>>>>>

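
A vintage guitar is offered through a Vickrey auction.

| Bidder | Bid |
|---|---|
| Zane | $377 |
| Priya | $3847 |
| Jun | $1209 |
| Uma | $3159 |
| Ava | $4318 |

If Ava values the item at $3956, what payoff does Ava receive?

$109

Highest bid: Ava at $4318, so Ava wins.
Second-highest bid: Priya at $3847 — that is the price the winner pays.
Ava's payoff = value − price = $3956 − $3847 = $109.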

<<<<<
>>>>>

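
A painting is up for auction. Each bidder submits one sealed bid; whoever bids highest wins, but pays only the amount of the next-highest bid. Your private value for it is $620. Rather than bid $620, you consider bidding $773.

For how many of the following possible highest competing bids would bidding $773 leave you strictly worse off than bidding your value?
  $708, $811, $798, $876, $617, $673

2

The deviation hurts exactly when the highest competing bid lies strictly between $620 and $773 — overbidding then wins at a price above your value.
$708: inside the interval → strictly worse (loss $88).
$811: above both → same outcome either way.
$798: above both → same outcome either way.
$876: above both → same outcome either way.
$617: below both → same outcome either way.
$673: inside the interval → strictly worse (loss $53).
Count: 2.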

<<<<<
>>>>>

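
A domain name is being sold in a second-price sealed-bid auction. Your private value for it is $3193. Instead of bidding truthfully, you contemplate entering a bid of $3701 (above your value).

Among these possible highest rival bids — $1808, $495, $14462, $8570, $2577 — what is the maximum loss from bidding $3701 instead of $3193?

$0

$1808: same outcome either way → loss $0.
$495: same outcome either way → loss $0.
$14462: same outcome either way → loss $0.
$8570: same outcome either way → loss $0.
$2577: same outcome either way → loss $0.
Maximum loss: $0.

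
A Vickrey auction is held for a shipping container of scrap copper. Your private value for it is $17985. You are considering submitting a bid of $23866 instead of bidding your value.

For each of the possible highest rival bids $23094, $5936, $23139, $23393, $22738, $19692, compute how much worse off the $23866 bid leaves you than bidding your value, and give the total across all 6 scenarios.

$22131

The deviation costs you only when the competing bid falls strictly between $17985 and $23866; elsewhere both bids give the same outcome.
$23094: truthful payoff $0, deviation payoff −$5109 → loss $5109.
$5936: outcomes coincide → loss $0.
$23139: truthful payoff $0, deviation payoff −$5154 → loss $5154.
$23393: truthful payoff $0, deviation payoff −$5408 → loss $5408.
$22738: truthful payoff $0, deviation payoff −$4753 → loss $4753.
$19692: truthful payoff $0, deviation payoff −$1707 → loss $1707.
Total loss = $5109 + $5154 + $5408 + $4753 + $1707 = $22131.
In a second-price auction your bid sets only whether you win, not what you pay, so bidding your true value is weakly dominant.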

<<<<<

* WHAT TO PRODUCE:
Scan the data above; copy every line where "private" appears.

* EXPECTED OUTPUT:
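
A painting is up for auction. Each bidder submits one sealed bid; whoever bids highest wins, but pays only the amount of the next-highest bid. Your private value for it is $620. Rather than bid $620, you consider bidding $773.
A domain name is being sold in a second-price sealed-bid auction. Your private value for it is $3193. Instead of bidding truthfully, you contemplate entering a bid of $3701 (above your value).
A Vickrey auction is held for a shipping container of scrap copper. Your private value for it is $17985. You are considering submitting a bid of $23866 instead of bidding your value.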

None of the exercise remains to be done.